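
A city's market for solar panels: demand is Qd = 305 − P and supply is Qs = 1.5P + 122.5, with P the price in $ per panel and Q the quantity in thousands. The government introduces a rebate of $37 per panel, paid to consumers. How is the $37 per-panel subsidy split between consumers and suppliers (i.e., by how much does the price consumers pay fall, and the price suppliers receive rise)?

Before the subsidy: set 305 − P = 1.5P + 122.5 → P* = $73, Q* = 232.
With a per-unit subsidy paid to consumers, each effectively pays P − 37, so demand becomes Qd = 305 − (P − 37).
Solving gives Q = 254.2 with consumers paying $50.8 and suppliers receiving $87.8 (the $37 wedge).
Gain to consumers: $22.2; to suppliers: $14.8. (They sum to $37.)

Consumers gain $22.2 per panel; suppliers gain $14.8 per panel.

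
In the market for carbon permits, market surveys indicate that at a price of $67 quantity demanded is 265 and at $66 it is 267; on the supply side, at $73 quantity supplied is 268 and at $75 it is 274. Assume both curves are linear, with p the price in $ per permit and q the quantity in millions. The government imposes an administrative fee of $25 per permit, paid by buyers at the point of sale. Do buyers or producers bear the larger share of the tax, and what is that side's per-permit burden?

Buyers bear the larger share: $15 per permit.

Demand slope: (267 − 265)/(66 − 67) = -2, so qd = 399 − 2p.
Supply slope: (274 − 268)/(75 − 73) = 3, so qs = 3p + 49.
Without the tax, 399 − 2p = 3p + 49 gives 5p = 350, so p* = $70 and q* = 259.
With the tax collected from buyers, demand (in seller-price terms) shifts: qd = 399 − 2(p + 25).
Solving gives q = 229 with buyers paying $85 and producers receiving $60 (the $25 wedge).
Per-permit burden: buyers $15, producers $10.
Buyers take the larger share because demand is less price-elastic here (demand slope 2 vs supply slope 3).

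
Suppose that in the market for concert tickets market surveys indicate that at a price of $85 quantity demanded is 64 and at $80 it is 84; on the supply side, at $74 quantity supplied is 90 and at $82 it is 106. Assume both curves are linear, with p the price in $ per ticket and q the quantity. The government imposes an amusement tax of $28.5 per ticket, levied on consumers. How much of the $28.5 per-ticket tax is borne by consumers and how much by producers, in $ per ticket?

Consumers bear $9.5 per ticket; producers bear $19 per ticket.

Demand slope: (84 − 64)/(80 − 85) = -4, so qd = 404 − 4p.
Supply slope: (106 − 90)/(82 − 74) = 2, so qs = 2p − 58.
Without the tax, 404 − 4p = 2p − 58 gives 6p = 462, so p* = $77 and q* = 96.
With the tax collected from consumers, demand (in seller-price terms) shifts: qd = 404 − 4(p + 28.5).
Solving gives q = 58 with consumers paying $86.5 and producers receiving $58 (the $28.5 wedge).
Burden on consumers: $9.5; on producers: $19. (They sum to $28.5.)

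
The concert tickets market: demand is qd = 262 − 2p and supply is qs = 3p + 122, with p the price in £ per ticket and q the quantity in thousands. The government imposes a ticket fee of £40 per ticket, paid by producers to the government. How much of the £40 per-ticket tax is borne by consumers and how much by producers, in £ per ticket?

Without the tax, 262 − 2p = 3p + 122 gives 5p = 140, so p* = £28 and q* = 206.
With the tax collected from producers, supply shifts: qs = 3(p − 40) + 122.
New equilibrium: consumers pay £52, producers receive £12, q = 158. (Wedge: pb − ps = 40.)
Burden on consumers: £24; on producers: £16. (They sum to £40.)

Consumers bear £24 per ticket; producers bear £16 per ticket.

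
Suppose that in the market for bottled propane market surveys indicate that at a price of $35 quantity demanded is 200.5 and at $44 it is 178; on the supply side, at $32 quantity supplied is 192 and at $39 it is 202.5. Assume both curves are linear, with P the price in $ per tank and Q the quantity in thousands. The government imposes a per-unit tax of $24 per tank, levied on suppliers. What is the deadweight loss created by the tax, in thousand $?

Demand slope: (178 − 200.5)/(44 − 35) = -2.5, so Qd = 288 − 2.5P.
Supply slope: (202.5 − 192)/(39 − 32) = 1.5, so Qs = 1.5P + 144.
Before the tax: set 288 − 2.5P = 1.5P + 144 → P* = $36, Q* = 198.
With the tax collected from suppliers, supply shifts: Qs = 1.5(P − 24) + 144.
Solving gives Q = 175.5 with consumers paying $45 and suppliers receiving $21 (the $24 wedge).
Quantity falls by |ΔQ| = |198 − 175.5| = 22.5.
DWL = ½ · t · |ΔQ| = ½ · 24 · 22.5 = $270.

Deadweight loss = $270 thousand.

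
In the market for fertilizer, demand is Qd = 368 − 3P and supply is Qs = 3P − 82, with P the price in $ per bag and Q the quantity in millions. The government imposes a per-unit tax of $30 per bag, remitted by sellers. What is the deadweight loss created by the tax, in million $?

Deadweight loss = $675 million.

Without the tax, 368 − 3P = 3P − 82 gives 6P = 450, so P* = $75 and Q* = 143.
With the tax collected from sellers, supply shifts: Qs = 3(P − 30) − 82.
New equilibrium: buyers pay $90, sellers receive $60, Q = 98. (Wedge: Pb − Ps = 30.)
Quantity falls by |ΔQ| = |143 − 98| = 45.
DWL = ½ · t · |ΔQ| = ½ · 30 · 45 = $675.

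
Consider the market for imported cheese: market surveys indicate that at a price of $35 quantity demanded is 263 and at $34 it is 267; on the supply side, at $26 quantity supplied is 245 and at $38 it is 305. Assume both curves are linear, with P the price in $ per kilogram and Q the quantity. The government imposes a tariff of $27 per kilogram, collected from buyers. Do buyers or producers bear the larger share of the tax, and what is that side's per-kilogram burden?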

★ ★ ★ ★

Problem to work on
Type out the listing again with nothing changed.

Response to this task
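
A city's market for solar panels: demand is Qd = 305 − P and supply is Qs = 1.5P + 122.5, with P the price in $ per panel and Q the quantity in thousands. The government introduces a rebate of $37 per panel, paid to consumers. How is the $37 per-panel subsidy split between consumers and suppliers (i.e., by how much does the price consumers pay fall, and the price suppliers receive rise)?

Before the subsidy: set 305 − P = 1.5P + 122.5 → P* = $73, Q* = 232.
With a per-unit subsidy paid to consumers, each effectively pays P − 37, so demand becomes Qd = 305 − (P − 37).
Solving gives Q = 254.2 with consumers paying $50.8 and suppliers receiving $87.8 (the $37 wedge).
Gain to consumers: $22.2; to suppliers: $14.8. (They sum to $37.)

Consumers gain $22.2 per panel; suppliers gain $14.8 per panel.

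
In the market for carbon permits, market surveys indicate that at a price of $67 quantity demanded is 265 and at $66 it is 267; on the supply side, at $73 quantity supplied is 268 and at $75 it is 274. Assume both curves are linear, with p the price in $ per permit and q the quantity in millions. The government imposes an administrative fee of $25 per permit, paid by buyers at the point of sale. Do buyers or producers bear the larger share of the tax, and what is that side's per-permit burden?

Buyers bear the larger share: $15 per permit.

Demand slope: (267 − 265)/(66 − 67) = -2, so qd = 399 − 2p.
Supply slope: (274 − 268)/(75 − 73) = 3, so qs = 3p + 49.
Without the tax, 399 − 2p = 3p + 49 gives 5p = 350, so p* = $70 and q* = 259.
With the tax collected from buyers, demand (in seller-price terms) shifts: qd = 399 − 2(p + 25).
Solving gives q = 229 with buyers paying $85 and producers receiving $60 (the $25 wedge).
Per-permit burden: buyers $15, producers $10.
Buyers take the larger share because demand is less price-elastic here (demand slope 2 vs supply slope 3).

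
Suppose that in the market for concert tickets market surveys indicate that at a price of $85 quantity demanded is 64 and at $80 it is 84; on the supply side, at $74 quantity supplied is 90 and at $82 it is 106. Assume both curves are linear, with p the price in $ per ticket and q the quantity. The government imposes an amusement tax of $28.5 per ticket, levied on consumers. How much of the $28.5 per-ticket tax is borne by consumers and how much by producers, in $ per ticket?

Consumers bear $9.5 per ticket; producers bear $19 per ticket.

Demand slope: (84 − 64)/(80 − 85) = -4, so qd = 404 − 4p.
Supply slope: (106 − 90)/(82 − 74) = 2, so qs = 2p − 58.
Without the tax, 404 − 4p = 2p − 58 gives 6p = 462, so p* = $77 and q* = 96.
With the tax collected from consumers, demand (in seller-price terms) shifts: qd = 404 − 4(p + 28.5).
Solving gives q = 58 with consumers paying $86.5 and producers receiving $58 (the $28.5 wedge).
Burden on consumers: $9.5; on producers: $19. (They sum to $28.5.)

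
The concert tickets market: demand is qd = 262 − 2p and supply is qs = 3p + 122, with p the price in £ per ticket and q the quantity in thousands. The government imposes a ticket fee of £40 per ticket, paid by producers to the government. How much of the £40 per-ticket tax is borne by consumers and how much by producers, in £ per ticket?

Without the tax, 262 − 2p = 3p + 122 gives 5p = 140, so p* = £28 and q* = 206.
With the tax collected from producers, supply shifts: qs = 3(p − 40) + 122.
New equilibrium: consumers pay £52, producers receive £12, q = 158. (Wedge: pb − ps = 40.)
Burden on consumers: £24; on producers: £16. (They sum to £40.)

Consumers bear £24 per ticket; producers bear £16 per ticket.

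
Suppose that in the market for bottled propane market surveys indicate that at a price of $35 quantity demanded is 200.5 and at $44 it is 178; on the supply side, at $32 quantity supplied is 192 and at $39 it is 202.5. Assume both curves are linear, with P the price in $ per tank and Q the quantity in thousands. The government imposes a per-unit tax of $24 per tank, levied on suppliers. What is the deadweight loss created by the tax, in thousand $?

Demand slope: (178 − 200.5)/(44 − 35) = -2.5, so Qd = 288 − 2.5P.
Supply slope: (202.5 − 192)/(39 − 32) = 1.5, so Qs = 1.5P + 144.
Before the tax: set 288 − 2.5P = 1.5P + 144 → P* = $36, Q* = 198.
With the tax collected from suppliers, supply shifts: Qs = 1.5(P − 24) + 144.
Solving gives Q = 175.5 with consumers paying $45 and suppliers receiving $21 (the $24 wedge).
Quantity falls by |ΔQ| = |198 − 175.5| = 22.5.
DWL = ½ · t · |ΔQ| = ½ · 24 · 22.5 = $270.

Deadweight loss = $270 thousand.

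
In the market for fertilizer, demand is Qd = 368 − 3P and supply is Qs = 3P − 82, with P the price in $ per bag and Q the quantity in millions. The government imposes a per-unit tax of $30 per bag, remitted by sellers. What is the deadweight loss created by the tax, in million $?

Deadweight loss = $675 million.

Without the tax, 368 − 3P = 3P − 82 gives 6P = 450, so P* = $75 and Q* = 143.
With the tax collected from sellers, supply shifts: Qs = 3(P − 30) − 82.
New equilibrium: buyers pay $90, sellers receive $60, Q = 98. (Wedge: Pb − Ps = 30.)
Quantity falls by |ΔQ| = |143 − 98| = 45.
DWL = ½ · t · |ΔQ| = ½ · 30 · 45 = $675.

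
Consider the market for imported cheese: market surveys indicate that at a price of $35 quantity demanded is 263 and at $34 it is 267; on the supply side, at $26 quantity supplied is 245 and at $38 it is 305. Assume both curves are linear, with P the price in $ per kilogram and Q the quantity. The government imposes a tariff of $27 per kilogram, collected from buyers. Do buyers or producers bear the larger share of the tax, and what is that side's per-kilogram burden?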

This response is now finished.